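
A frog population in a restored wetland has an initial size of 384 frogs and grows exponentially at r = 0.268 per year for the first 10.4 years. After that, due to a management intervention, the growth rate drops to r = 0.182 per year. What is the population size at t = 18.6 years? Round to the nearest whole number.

Phase 1: N(10.4) = 384·e^(0.268×10.4) = 384·e^2.787 = 6234.43.
Phase 2 runs for 18.6 − 10.4 = 8.2 years at r = 0.182.
N(18.6) = 6234.43·e^(0.182×8.2) = 6234.43·e^1.492 = 27729.2.

27729 frogs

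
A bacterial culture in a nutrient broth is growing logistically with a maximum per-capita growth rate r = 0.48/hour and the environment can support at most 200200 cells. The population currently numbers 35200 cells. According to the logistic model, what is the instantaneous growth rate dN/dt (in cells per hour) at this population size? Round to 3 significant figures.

13900 cells per hour

dN/dt = rN(1 − N/K) = 0.48 × 35200 × (1 − 35200/200200).
1 − 35200/200200 = 0.82418; dN/dt = 0.48 × 35200 × 0.82418 = 13925.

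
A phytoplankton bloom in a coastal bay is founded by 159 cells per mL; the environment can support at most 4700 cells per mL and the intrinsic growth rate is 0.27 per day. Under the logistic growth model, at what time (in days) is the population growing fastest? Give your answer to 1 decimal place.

12.4 days

Logistic growth is fastest at N = K/2 = 2350.
A = (K − N₀)/N₀ = 28.56. Set K/(1 + A·e^(−rt)) = K/2 → A·e^(−rt) = 1.
e^(−0.27t) = 1/28.56 = 0.0350143, so t = ln(28.56)/0.27 = 3.352/0.27 = 12.415.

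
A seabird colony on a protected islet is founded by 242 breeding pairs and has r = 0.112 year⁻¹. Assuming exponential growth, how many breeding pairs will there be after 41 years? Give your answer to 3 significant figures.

N(t) = N₀·e^(rt) = 242 × e^(0.112×41) = 242 × e^4.592.
e^4.592 ≈ 98.692, so N ≈ 242 × 98.692 = 23883.4.

23900 breeding pairs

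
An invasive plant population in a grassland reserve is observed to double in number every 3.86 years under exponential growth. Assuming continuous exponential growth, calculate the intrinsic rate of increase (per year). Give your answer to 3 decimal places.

r = ln(2)/t_d = 0.6931/3.86 = 0.17957.

0.180 per year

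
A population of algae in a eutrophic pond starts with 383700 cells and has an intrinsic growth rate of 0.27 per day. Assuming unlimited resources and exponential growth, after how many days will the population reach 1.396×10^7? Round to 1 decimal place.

Set N₀·e^(rt) = 1.396×10^7: e^(0.27·t) = 1.396×10^7/383700 = 36.383.
0.27·t = ln(36.383) = 3.5941, so t = 3.5941/0.27 = 13.311.

13.3 days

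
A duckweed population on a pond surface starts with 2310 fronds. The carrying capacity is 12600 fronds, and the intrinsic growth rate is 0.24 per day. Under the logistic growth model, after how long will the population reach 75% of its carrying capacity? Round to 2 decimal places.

10.80 days

A = (K − N₀)/N₀ = (12600 − 2310)/2310 = 4.4545.
Solve 12600/(1 + 4.4545·e^(−0.24t)) = 9450: 1 + 4.4545·e^(−0.24t) = 1.3333, so e^(−0.24t) = 0.0748299.
−0.24·t = ln(0.0748299) = -2.5925, so t = 2.5925/0.24 = 10.802.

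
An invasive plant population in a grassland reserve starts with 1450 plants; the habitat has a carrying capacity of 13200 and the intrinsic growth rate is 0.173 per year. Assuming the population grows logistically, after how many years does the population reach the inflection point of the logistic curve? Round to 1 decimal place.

12.1 years

Logistic growth is fastest at N = K/2 = 6600.
A = (K − N₀)/N₀ = 8.1034. Set K/(1 + A·e^(−rt)) = K/2 → A·e^(−rt) = 1.
e^(−0.173t) = 1/8.1034 = 0.123404, so t = ln(8.1034)/0.173 = 2.0923/0.173 = 12.094.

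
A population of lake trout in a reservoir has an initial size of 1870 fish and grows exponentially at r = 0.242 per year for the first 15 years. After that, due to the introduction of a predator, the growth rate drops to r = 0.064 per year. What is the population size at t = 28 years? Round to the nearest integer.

162055 fish

Phase 1: N(15) = 1870·e^(0.242×15) = 1870·e^3.63 = 70523.
Phase 2 runs for 28 − 15 = 13 years at r = 0.064.
N(28) = 70523·e^(0.064×13) = 70523·e^0.832 = 162055.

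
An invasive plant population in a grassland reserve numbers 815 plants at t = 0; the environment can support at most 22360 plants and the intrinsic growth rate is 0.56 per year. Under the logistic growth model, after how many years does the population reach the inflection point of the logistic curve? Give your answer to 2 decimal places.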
***
> [Task item]:
For this exercise, all the data must be repeated exactly.

> [Solution]:
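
A frog population in a restored wetland has an initial size of 384 frogs and grows exponentially at r = 0.268 per year for the first 10.4 years. After that, due to a management intervention, the growth rate drops to r = 0.182 per year. What is the population size at t = 18.6 years? Round to the nearest whole number.

Phase 1: N(10.4) = 384·e^(0.268×10.4) = 384·e^2.787 = 6234.43.
Phase 2 runs for 18.6 − 10.4 = 8.2 years at r = 0.182.
N(18.6) = 6234.43·e^(0.182×8.2) = 6234.43·e^1.492 = 27729.2.

27729 frogs

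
A bacterial culture in a nutrient broth is growing logistically with a maximum per-capita growth rate r = 0.48/hour and the environment can support at most 200200 cells. The population currently numbers 35200 cells. According to the logistic model, what is the instantaneous growth rate dN/dt (in cells per hour) at this population size? Round to 3 significant figures.

13900 cells per hour

dN/dt = rN(1 − N/K) = 0.48 × 35200 × (1 − 35200/200200).
1 − 35200/200200 = 0.82418; dN/dt = 0.48 × 35200 × 0.82418 = 13925.

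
A phytoplankton bloom in a coastal bay is founded by 159 cells per mL; the environment can support at most 4700 cells per mL and the intrinsic growth rate is 0.27 per day. Under the logistic growth model, at what time (in days) is the population growing fastest? Give your answer to 1 decimal place.

12.4 days

Logistic growth is fastest at N = K/2 = 2350.
A = (K − N₀)/N₀ = 28.56. Set K/(1 + A·e^(−rt)) = K/2 → A·e^(−rt) = 1.
e^(−0.27t) = 1/28.56 = 0.0350143, so t = ln(28.56)/0.27 = 3.352/0.27 = 12.415.

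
A seabird colony on a protected islet is founded by 242 breeding pairs and has r = 0.112 year⁻¹. Assuming exponential growth, how many breeding pairs will there be after 41 years? Give your answer to 3 significant figures.

N(t) = N₀·e^(rt) = 242 × e^(0.112×41) = 242 × e^4.592.
e^4.592 ≈ 98.692, so N ≈ 242 × 98.692 = 23883.4.

23900 breeding pairs

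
An invasive plant population in a grassland reserve is observed to double in number every 3.86 years under exponential growth. Assuming continuous exponential growth, calculate the intrinsic rate of increase (per year). Give your answer to 3 decimal places.

r = ln(2)/t_d = 0.6931/3.86 = 0.17957.

0.180 per year

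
A population of algae in a eutrophic pond starts with 383700 cells and has an intrinsic growth rate of 0.27 per day. Assuming unlimited resources and exponential growth, after how many days will the population reach 1.396×10^7? Round to 1 decimal place.

Set N₀·e^(rt) = 1.396×10^7: e^(0.27·t) = 1.396×10^7/383700 = 36.383.
0.27·t = ln(36.383) = 3.5941, so t = 3.5941/0.27 = 13.311.

13.3 days

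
A duckweed population on a pond surface starts with 2310 fronds. The carrying capacity is 12600 fronds, and the intrinsic growth rate is 0.24 per day. Under the logistic growth model, after how long will the population reach 75% of its carrying capacity? Round to 2 decimal places.

10.80 days

A = (K − N₀)/N₀ = (12600 − 2310)/2310 = 4.4545.
Solve 12600/(1 + 4.4545·e^(−0.24t)) = 9450: 1 + 4.4545·e^(−0.24t) = 1.3333, so e^(−0.24t) = 0.0748299.
−0.24·t = ln(0.0748299) = -2.5925, so t = 2.5925/0.24 = 10.802.

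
An invasive plant population in a grassland reserve starts with 1450 plants; the habitat has a carrying capacity of 13200 and the intrinsic growth rate is 0.173 per year. Assuming the population grows logistically, after how many years does the population reach the inflection point of the logistic curve? Round to 1 decimal place.

12.1 years

Logistic growth is fastest at N = K/2 = 6600.
A = (K − N₀)/N₀ = 8.1034. Set K/(1 + A·e^(−rt)) = K/2 → A·e^(−rt) = 1.
e^(−0.173t) = 1/8.1034 = 0.123404, so t = ln(8.1034)/0.173 = 2.0923/0.173 = 12.094.

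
A population of lake trout in a reservoir has an initial size of 1870 fish and grows exponentially at r = 0.242 per year for the first 15 years. After that, due to the introduction of a predator, the growth rate drops to r = 0.064 per year. What is the population size at t = 28 years? Round to the nearest integer.

162055 fish

Phase 1: N(15) = 1870·e^(0.242×15) = 1870·e^3.63 = 70523.
Phase 2 runs for 28 − 15 = 13 years at r = 0.064.
N(28) = 70523·e^(0.064×13) = 70523·e^0.832 = 162055.

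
An invasive plant population in a grassland reserve numbers 815 plants at t = 0; the environment can support at most 22360 plants and the intrinsic growth rate is 0.56 per year. Under the logistic growth model, after how many years does the population reach the inflection point of the logistic curve? Give your answer to 2 decimal places.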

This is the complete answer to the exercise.